:: DATA TO EXAMINE ::

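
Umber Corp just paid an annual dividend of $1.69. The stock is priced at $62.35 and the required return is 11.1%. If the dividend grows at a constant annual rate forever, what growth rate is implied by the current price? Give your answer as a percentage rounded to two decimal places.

8.17%

P = D₀(1+g)/(r−g) ⇒ P(r−g) = D₀(1+g) ⇒ g(P+D₀) = P·r − D₀
g = (P·r − D₀)/(P + D₀) = ($62.35×0.111 − $1.69) / ($62.35 + $1.69) = 0.081681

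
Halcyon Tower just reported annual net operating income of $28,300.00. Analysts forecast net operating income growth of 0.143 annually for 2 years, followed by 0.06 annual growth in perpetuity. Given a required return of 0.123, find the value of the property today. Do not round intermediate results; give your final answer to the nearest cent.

D_1 = 32346.90000
D_2 = 36972.50670
Terminal value at year 2: TV = D_2×(1+g_2)/(r−g_2) = 39190.85710/0.063 = 622077.09686
P_0 = D_1/(1+r)^1 + D_2/(1+r)^2 + TV/(1+r)^2
    = 28804.00712 + 29316.99033 + 493269.99606 = 551390.99351

$551390.99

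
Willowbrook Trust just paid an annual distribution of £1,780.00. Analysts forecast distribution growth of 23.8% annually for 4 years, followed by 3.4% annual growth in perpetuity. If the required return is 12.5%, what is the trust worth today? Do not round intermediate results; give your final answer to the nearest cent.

£38756.73

D_1 = 2203.64000
D_2 = 2728.10632
D_3 = 3377.39562
D_4 = 4181.21578
Terminal value at year 4: TV = D_4×(1+g_2)/(r−g_2) = 4323.37712/0.091 = 47509.63867
P_0 = D_1/(1+r)^1 + D_2/(1+r)^2 + D_3/(1+r)^3 + D_4/(1+r)^4 + TV/(1+r)^4
    = 1958.79111 + 2155.54080 + 2372.05289 + 2610.31243 + 29660.03353 = 38756.73076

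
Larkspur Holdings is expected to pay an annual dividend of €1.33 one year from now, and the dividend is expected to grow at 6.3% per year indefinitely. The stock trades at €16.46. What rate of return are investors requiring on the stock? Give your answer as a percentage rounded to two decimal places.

P = D₁/(r − g) ⇒ r = D₁/P + g = €1.3300/€16.46 + 0.063 = 0.080802 + 0.063 = 0.143802

14.38%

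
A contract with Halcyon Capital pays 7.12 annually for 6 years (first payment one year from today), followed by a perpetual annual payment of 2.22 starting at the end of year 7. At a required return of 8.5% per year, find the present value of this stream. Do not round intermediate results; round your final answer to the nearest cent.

48.43

PV of 6-year annuity: 7.12 × [1 − (1+0.085)^−6] / 0.085 = 32.42154
Perpetuity value at year 6: 2.22 / 0.085 = 26.11765
PV of perpetuity: 26.11765 / (1+0.085)^6 = 16.00868
Total PV = 32.42154 + 16.00868 = 48.43022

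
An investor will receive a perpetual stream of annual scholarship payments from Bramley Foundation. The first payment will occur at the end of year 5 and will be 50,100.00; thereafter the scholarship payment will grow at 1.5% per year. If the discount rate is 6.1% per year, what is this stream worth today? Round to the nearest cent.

859445.53

Value at end of year 4: C₁ / (r − g) = 50,100.00 / (0.061 − 0.015) = 1,089,130.4348
Discount to today: PV = 1,089,130.4348 / (1 + 0.061)^4 = 1,089,130.4348 / 1.267248 = 859,445.53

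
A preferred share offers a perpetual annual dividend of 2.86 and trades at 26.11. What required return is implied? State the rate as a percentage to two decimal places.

P = C/r ⇒ r = C/P = 2.86/26.11 = 0.109537

10.95%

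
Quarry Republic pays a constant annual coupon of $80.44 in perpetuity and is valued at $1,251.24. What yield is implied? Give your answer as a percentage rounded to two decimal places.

P = C/r ⇒ r = C/P = $80.44/$1,251.24 = 0.064288

6.43%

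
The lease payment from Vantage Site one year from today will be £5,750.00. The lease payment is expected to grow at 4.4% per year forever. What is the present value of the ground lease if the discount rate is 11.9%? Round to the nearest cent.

Growing perpetuity: P = D₁ / (r − g) = £5,750.0000 / (0.119 − 0.044) = £76,666.67

£76666.67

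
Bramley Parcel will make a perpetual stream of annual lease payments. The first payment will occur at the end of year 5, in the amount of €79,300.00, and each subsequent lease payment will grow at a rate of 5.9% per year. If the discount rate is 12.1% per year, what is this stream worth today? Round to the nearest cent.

€809951.56

Value at end of year 4: C₁ / (r − g) = €79,300.00 / (0.121 − 0.059) = €1,279,032.2581
Discount to today: PV = €1,279,032.2581 / (1 + 0.121)^4 = €1,279,032.2581 / 1.579147 = €809,951.56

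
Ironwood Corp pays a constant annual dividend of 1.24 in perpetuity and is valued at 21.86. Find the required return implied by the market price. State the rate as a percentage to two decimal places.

5.67%

P = C/r ⇒ r = C/P = 1.24/21.86 = 0.056725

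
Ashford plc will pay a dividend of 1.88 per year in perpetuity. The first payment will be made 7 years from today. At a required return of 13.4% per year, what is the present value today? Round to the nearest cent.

Value at end of year 6: C / r = 1.88 / 0.134 = 14.0299
Discount to today: PV = 14.0299 / (1 + 0.134)^6 = 14.0299 / 2.126563 = 6.60

6.60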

:::

All of the data above should be reproduced verbatim.

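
Umber Corp just paid an annual dividend of $1.69. The stock is priced at $62.35 and the required return is 11.1%. If the dividend grows at a constant annual rate forever, what growth rate is implied by the current price? Give your answer as a percentage rounded to two decimal places.

8.17%

P = D₀(1+g)/(r−g) ⇒ P(r−g) = D₀(1+g) ⇒ g(P+D₀) = P·r − D₀
g = (P·r − D₀)/(P + D₀) = ($62.35×0.111 − $1.69) / ($62.35 + $1.69) = 0.081681

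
Halcyon Tower just reported annual net operating income of $28,300.00. Analysts forecast net operating income growth of 0.143 annually for 2 years, followed by 0.06 annual growth in perpetuity. Given a required return of 0.123, find the value of the property today. Do not round intermediate results; give your final answer to the nearest cent.

D_1 = 32346.90000
D_2 = 36972.50670
Terminal value at year 2: TV = D_2×(1+g_2)/(r−g_2) = 39190.85710/0.063 = 622077.09686
P_0 = D_1/(1+r)^1 + D_2/(1+r)^2 + TV/(1+r)^2
    = 28804.00712 + 29316.99033 + 493269.99606 = 551390.99351

$551390.99

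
Willowbrook Trust just paid an annual distribution of £1,780.00. Analysts forecast distribution growth of 23.8% annually for 4 years, followed by 3.4% annual growth in perpetuity. If the required return is 12.5%, what is the trust worth today? Do not round intermediate results; give your final answer to the nearest cent.

£38756.73

D_1 = 2203.64000
D_2 = 2728.10632
D_3 = 3377.39562
D_4 = 4181.21578
Terminal value at year 4: TV = D_4×(1+g_2)/(r−g_2) = 4323.37712/0.091 = 47509.63867
P_0 = D_1/(1+r)^1 + D_2/(1+r)^2 + D_3/(1+r)^3 + D_4/(1+r)^4 + TV/(1+r)^4
    = 1958.79111 + 2155.54080 + 2372.05289 + 2610.31243 + 29660.03353 = 38756.73076

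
Larkspur Holdings is expected to pay an annual dividend of €1.33 one year from now, and the dividend is expected to grow at 6.3% per year indefinitely. The stock trades at €16.46. What rate of return are investors requiring on the stock? Give your answer as a percentage rounded to two decimal places.

P = D₁/(r − g) ⇒ r = D₁/P + g = €1.3300/€16.46 + 0.063 = 0.080802 + 0.063 = 0.143802

14.38%

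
A contract with Halcyon Capital pays 7.12 annually for 6 years (first payment one year from today), followed by a perpetual annual payment of 2.22 starting at the end of year 7. At a required return of 8.5% per year, find the present value of this stream. Do not round intermediate results; round your final answer to the nearest cent.

48.43

PV of 6-year annuity: 7.12 × [1 − (1+0.085)^−6] / 0.085 = 32.42154
Perpetuity value at year 6: 2.22 / 0.085 = 26.11765
PV of perpetuity: 26.11765 / (1+0.085)^6 = 16.00868
Total PV = 32.42154 + 16.00868 = 48.43022

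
An investor will receive a perpetual stream of annual scholarship payments from Bramley Foundation. The first payment will occur at the end of year 5 and will be 50,100.00; thereafter the scholarship payment will grow at 1.5% per year. If the discount rate is 6.1% per year, what is this stream worth today? Round to the nearest cent.

859445.53

Value at end of year 4: C₁ / (r − g) = 50,100.00 / (0.061 − 0.015) = 1,089,130.4348
Discount to today: PV = 1,089,130.4348 / (1 + 0.061)^4 = 1,089,130.4348 / 1.267248 = 859,445.53

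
A preferred share offers a perpetual annual dividend of 2.86 and trades at 26.11. What required return is implied? State the rate as a percentage to two decimal places.

P = C/r ⇒ r = C/P = 2.86/26.11 = 0.109537

10.95%

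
Quarry Republic pays a constant annual coupon of $80.44 in perpetuity and is valued at $1,251.24. What yield is implied? Give your answer as a percentage rounded to two decimal places.

P = C/r ⇒ r = C/P = $80.44/$1,251.24 = 0.064288

6.43%

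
The lease payment from Vantage Site one year from today will be £5,750.00. The lease payment is expected to grow at 4.4% per year forever. What is the present value of the ground lease if the discount rate is 11.9%? Round to the nearest cent.

Growing perpetuity: P = D₁ / (r − g) = £5,750.0000 / (0.119 − 0.044) = £76,666.67

£76666.67

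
Bramley Parcel will make a perpetual stream of annual lease payments. The first payment will occur at the end of year 5, in the amount of €79,300.00, and each subsequent lease payment will grow at a rate of 5.9% per year. If the discount rate is 12.1% per year, what is this stream worth today? Round to the nearest cent.

€809951.56

Value at end of year 4: C₁ / (r − g) = €79,300.00 / (0.121 − 0.059) = €1,279,032.2581
Discount to today: PV = €1,279,032.2581 / (1 + 0.121)^4 = €1,279,032.2581 / 1.579147 = €809,951.56

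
Ironwood Corp pays a constant annual dividend of 1.24 in perpetuity and is valued at 21.86. Find the required return implied by the market price. State the rate as a percentage to two decimal places.

5.67%

P = C/r ⇒ r = C/P = 1.24/21.86 = 0.056725

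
Ashford plc will pay a dividend of 1.88 per year in perpetuity. The first payment will be made 7 years from today. At a required return of 13.4% per year, what is the present value today? Round to the nearest cent.

Value at end of year 6: C / r = 1.88 / 0.134 = 14.0299
Discount to today: PV = 14.0299 / (1 + 0.134)^6 = 14.0299 / 2.126563 = 6.60

6.60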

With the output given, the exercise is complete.